- _Work item_
Working from the records below, repeat exactly the lines starting at the line that contains "A point ball moves on a 8×5" and ending at the line that contains "After exactly 4", inclusive.

- _Recorded data_
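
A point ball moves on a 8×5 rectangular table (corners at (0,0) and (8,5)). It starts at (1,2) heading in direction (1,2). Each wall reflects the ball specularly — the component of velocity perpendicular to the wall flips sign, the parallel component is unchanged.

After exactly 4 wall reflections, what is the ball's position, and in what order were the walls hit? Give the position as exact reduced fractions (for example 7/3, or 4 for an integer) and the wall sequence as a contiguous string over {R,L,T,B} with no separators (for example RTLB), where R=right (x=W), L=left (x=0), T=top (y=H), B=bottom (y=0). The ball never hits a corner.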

---

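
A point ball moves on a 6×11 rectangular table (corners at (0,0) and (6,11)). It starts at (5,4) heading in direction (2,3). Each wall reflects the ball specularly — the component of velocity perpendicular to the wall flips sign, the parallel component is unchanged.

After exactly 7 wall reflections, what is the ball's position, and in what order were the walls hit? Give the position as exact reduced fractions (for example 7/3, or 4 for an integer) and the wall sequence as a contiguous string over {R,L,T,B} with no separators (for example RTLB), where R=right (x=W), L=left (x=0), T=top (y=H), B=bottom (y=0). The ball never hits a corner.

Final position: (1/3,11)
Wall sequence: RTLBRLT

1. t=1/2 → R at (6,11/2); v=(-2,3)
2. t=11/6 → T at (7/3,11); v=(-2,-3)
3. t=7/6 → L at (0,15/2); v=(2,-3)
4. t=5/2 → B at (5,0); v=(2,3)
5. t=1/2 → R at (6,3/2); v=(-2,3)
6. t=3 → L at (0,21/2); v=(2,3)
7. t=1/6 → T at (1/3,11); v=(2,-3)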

- _Written response_
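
A point ball moves on a 8×5 rectangular table (corners at (0,0) and (8,5)). It starts at (1,2) heading in direction (1,2). Each wall reflects the ball specularly — the component of velocity perpendicular to the wall flips sign, the parallel component is unchanged.

After exactly 4 wall reflections, what is the ball's position, and in what order were the walls hit? Give the position as exact reduced fractions (for example 7/3, or 4 for an integer) and the wall sequence as a contiguous string over {R,L,T,B} with no separators (for example RTLB), where R=right (x=W), L=left (x=0), T=top (y=H), B=bottom (y=0). The ball never hits a corner.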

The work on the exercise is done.